## Task statement
In the material below, the lines to repeat exactly run from the one containing "4 tasks have" to the very last line, both included.

## Data
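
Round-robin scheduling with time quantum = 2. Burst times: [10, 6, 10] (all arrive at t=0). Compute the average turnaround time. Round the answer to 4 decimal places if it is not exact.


Time quantum = 2
Execution trace:
  J1 runs 2 units, time = 2
  J2 runs 2 units, time = 4
  J3 runs 2 units, time = 6
  J1 runs 2 units, time = 8
  J2 runs 2 units, time = 10
  J3 runs 2 units, time = 12
  J1 runs 2 units, time = 14
  J2 runs 2 units, time = 16
  J3 runs 2 units, time = 18
  J1 runs 2 units, time = 20
  J3 runs 2 units, time = 22
  J1 runs 2 units, time = 24
  J3 runs 2 units, time = 26
Finish times: [24, 16, 26]
Average turnaround = 66/3 = 22.0

22.0


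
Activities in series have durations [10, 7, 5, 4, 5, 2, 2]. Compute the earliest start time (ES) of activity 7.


Activity 7 starts after activities 1 through 6 complete.
Predecessor durations: [10, 7, 5, 4, 5, 2]
ES = 10 + 7 + 5 + 4 + 5 + 2 = 33

33


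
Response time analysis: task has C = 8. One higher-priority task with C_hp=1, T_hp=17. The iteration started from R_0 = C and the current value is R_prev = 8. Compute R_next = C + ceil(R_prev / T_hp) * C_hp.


R_next = C + ceil(R_prev / T_hp) * C_hp
ceil(8 / 17) = ceil(0.4706) = 1
Interference = 1 * 1 = 1
R_next = 8 + 1 = 9

9


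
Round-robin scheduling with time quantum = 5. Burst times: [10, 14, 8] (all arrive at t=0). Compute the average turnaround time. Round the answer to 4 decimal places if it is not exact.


Time quantum = 5
Execution trace:
  J1 runs 5 units, time = 5
  J2 runs 5 units, time = 10
  J3 runs 5 units, time = 15
  J1 runs 5 units, time = 20
  J2 runs 5 units, time = 25
  J3 runs 3 units, time = 28
  J2 runs 4 units, time = 32
Finish times: [20, 32, 28]
Average turnaround = 80/3 = 26.6667

26.6667


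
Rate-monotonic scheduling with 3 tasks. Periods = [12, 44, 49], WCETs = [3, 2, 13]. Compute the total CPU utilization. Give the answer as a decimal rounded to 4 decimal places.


Compute individual utilizations (exact fractions):
  Task 1: C/T = 3/12 = 1/4 (approx. 0.25)
  Task 2: C/T = 2/44 = 1/22 (approx. 0.0455)
  Task 3: C/T = 13/49 (approx. 0.2653)
Total utilization U = 1/4 + 1/22 + 13/49 = 1209/2156
Rounded to 4 decimal places: U = 0.5608
RM (Liu & Layland) bound for 3 tasks = 0.779763; compare with U = 1209/2156 (approx. 0.560761)
U <= bound, so schedulable by RM sufficient condition.

0.5608


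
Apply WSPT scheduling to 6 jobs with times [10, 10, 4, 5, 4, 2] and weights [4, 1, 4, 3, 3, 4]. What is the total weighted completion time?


Compute p/w ratios and sort ascending (WSPT): [(2, 4), (4, 4), (4, 3), (5, 3), (10, 4), (10, 1)]
Compute weighted completion times:
  Job (p=2,w=4): C=2, w*C=4*2=8
  Job (p=4,w=4): C=6, w*C=4*6=24
  Job (p=4,w=3): C=10, w*C=3*10=30
  Job (p=5,w=3): C=15, w*C=3*15=45
  Job (p=10,w=4): C=25, w*C=4*25=100
  Job (p=10,w=1): C=35, w*C=1*35=35
Total weighted completion time = 242

242


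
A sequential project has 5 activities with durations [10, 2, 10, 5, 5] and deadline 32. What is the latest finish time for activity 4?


LF(activity 4) = deadline - sum of successor durations
Successors: activities 5 through 5 with durations [5]
Sum of successor durations = 5
LF = 32 - 5 = 27

27


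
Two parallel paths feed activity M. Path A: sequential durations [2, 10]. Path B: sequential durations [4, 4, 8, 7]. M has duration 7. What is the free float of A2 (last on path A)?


ES(A2) = sum of predecessors on chain A = 2
EF(A2) = ES + duration = 2 + 10 = 12
Successor of A2 is M. ES(M) = max(sum(A), sum(B)) = max(12, 23) = 23
Free float = ES(successor) - EF(current) = 23 - 12 = 11

11


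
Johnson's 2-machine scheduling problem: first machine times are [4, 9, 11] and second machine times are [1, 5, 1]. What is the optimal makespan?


Apply Johnson's rule:
  Group 1 (a <= b): []
  Group 2 (a > b): [(2, 9, 5), (1, 4, 1), (3, 11, 1)]
Optimal job order: [2, 1, 3]
Schedule:
  Job 2: M1 done at 9, M2 done at 14
  Job 1: M1 done at 13, M2 done at 15
  Job 3: M1 done at 24, M2 done at 25
Makespan = 25

25


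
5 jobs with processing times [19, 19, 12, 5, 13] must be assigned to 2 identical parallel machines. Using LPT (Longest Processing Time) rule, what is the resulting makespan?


Sort jobs in decreasing order (LPT): [19, 19, 13, 12, 5]
Assign each job to the least loaded machine:
  Machine 1: jobs [19, 13], load = 32
  Machine 2: jobs [19, 12, 5], load = 36
Makespan = max load = 36

36


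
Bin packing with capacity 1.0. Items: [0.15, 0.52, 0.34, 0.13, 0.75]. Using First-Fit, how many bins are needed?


Place items sequentially using First-Fit:
  Item 0.15 -> new Bin 1
  Item 0.52 -> Bin 1 (now 0.67)
  Item 0.34 -> new Bin 2
  Item 0.13 -> Bin 1 (now 0.8)
  Item 0.75 -> new Bin 3
Total bins used = 3

3


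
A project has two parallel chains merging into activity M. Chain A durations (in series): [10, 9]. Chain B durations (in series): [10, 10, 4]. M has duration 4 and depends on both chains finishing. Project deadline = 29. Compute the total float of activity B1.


Forward pass: ES(B1) = sum of predecessors on chain B = 0
EF = ES + duration = 0 + 10 = 10
Backward pass: LF(M) = deadline = 29; LS(M) = 29 - 4 = 25
LF(B1) = LS(M) - sum(successors on chain B) = 25 - 14 = 11
LS = LF - duration = 11 - 10 = 1
Total float = LS - ES = 1 - 0 = 1

1


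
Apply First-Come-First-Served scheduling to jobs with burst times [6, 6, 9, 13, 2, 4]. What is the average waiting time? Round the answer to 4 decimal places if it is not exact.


FCFS order (as given): [6, 6, 9, 13, 2, 4]
Waiting times:
  Job 1: wait = 0
  Job 2: wait = 6
  Job 3: wait = 12
  Job 4: wait = 21
  Job 5: wait = 34
  Job 6: wait = 36
Sum of waiting times = 109
Average waiting time = 109/6 = 18.1667

18.1667


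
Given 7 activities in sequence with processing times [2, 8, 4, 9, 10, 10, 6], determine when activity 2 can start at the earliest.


Activity 2 starts after activities 1 through 1 complete.
Predecessor durations: [2]
ES = 2 = 2

2


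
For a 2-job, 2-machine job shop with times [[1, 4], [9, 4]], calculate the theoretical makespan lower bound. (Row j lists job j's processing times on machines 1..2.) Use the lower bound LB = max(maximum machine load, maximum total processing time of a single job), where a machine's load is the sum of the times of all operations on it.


Machine loads:
  Machine 1: 1 + 9 = 10
  Machine 2: 4 + 4 = 8
Max machine load = 10
Job totals:
  Job 1: 5
  Job 2: 13
Max job total = 13
Lower bound = max(10, 13) = 13

13


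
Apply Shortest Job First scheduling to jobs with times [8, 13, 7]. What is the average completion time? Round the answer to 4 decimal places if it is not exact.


SJF order (ascending): [7, 8, 13]
Completion times:
  Job 1: burst=7, C=7
  Job 2: burst=8, C=15
  Job 3: burst=13, C=28
Average completion = 50/3 = 16.6667

16.6667


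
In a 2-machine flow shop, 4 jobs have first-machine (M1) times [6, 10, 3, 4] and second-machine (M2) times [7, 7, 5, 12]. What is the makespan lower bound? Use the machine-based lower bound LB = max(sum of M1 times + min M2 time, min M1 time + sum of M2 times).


LB1 = sum(M1 times) + min(M2 times) = 23 + 5 = 28
LB2 = min(M1 times) + sum(M2 times) = 3 + 31 = 34
Lower bound = max(LB1, LB2) = max(28, 34) = 34

34


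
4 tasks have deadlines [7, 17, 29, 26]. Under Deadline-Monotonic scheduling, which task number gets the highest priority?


Sort tasks by relative deadline (ascending):
  Task 1: deadline = 7
  Task 2: deadline = 17
  Task 4: deadline = 26
  Task 3: deadline = 29
Priority order (highest first): [1, 2, 4, 3]
Highest priority task = 1

1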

## Result
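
4 tasks have deadlines [7, 17, 29, 26]. Under Deadline-Monotonic scheduling, which task number gets the highest priority?


Sort tasks by relative deadline (ascending):
  Task 1: deadline = 7
  Task 2: deadline = 17
  Task 4: deadline = 26
  Task 3: deadline = 29
Priority order (highest first): [1, 2, 4, 3]
Highest priority task = 1

1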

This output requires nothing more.